Each line from the one containing "Work over the field F_2." through the end of the entries below must be output exactly; no other line belongs.
━━━ LISTED ENTRIES ━━━
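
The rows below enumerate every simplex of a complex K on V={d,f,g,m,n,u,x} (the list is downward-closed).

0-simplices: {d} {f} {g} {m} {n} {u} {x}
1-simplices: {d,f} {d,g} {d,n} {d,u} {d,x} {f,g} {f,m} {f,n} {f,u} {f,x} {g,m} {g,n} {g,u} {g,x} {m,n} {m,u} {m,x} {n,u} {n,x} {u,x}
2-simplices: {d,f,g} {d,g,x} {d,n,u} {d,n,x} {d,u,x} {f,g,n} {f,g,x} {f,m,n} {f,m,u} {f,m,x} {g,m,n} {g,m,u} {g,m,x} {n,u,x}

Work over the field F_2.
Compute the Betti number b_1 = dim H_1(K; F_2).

b_1=2

n_0=7 n_1=20 n_2=14  [Z2]
∂1: piv[df,dg,dn,du,dx,fm] rk=6  ker:fg,fn,fu,fx,gm,gn,gu,gx,mn,mu,mx,nu,nx,ux
∂2: piv[dfg,dgx,dnu,dnx,dux,fgn,fgx,fmn,fmu,fmx,gmn,gmu] rk=12  ker:gmx,nux
b_1=(20−6)−12=2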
━━━
▶ REPLY TO THE TASK:
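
Work over the field F_2.
Compute the Betti number b_1 = dim H_1(K; F_2).

b_1=2

n_0=7 n_1=20 n_2=14  [Z2]
∂1: piv[df,dg,dn,du,dx,fm] rk=6  ker:fg,fn,fu,fx,gm,gn,gu,gx,mn,mu,mx,nu,nx,ux
∂2: piv[dfg,dgx,dnu,dnx,dux,fgn,fgx,fmn,fmu,fmx,gmn,gmu] rk=12  ker:gmx,nux
b_1=(20−6)−12=2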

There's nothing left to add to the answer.